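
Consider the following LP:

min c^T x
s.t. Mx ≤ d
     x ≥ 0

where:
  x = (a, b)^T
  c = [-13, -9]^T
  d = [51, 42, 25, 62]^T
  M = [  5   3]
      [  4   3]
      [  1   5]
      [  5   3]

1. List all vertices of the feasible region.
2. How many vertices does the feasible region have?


1. (0, 0), (10.2, 0), (9, 2), (7.941, 3.412), (0, 5)
2. 5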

++++++++++++++++++++

[Exercise instructions] Transcribe verbatim. Cover the lines from the first line of the entries above to the line containing "1. List all vertices of the feasible region.", inclusive.

[Solution]
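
Consider the following LP:

min c^T x
s.t. Mx ≤ d
     x ≥ 0

where:
  x = (a, b)^T
  c = [-13, -9]^T
  d = [51, 42, 25, 62]^T
  M = [  5   3]
      [  4   3]
      [  1   5]
      [  5   3]

1. List all vertices of the feasible region.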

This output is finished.